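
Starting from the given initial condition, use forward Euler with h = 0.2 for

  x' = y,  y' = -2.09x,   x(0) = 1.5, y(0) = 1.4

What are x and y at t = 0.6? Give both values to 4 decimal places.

1.9404, -0.7797

Euler on (x,y): x_{n+1} = x_n + h·x', y_{n+1} = y_n + h·y'.
0.000000: (1.500000, 1.400000); f=(1.400000, -3.135000) → (1.780000, 0.773000)
0.200000: (1.780000, 0.773000); f=(0.773000, -3.720200) → (1.934600, 0.028960)
0.400000: (1.934600, 0.028960); f=(0.028960, -4.043314) → (1.940392, -0.779703)
(x(0.6), y(0.6)) ≈ (1.9404, -0.7797)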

-------------------------

• [Work to be completed] Exactly what appears above must be set down again in full.

• [Exercise result]
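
Starting from the given initial condition, use forward Euler with h = 0.2 for

  x' = y,  y' = -2.09x,   x(0) = 1.5, y(0) = 1.4

What are x and y at t = 0.6? Give both values to 4 decimal places.

1.9404, -0.7797

Euler on (x,y): x_{n+1} = x_n + h·x', y_{n+1} = y_n + h·y'.
0.000000: (1.500000, 1.400000); f=(1.400000, -3.135000) → (1.780000, 0.773000)
0.200000: (1.780000, 0.773000); f=(0.773000, -3.720200) → (1.934600, 0.028960)
0.400000: (1.934600, 0.028960); f=(0.028960, -4.043314) → (1.940392, -0.779703)
(x(0.6), y(0.6)) ≈ (1.9404, -0.7797)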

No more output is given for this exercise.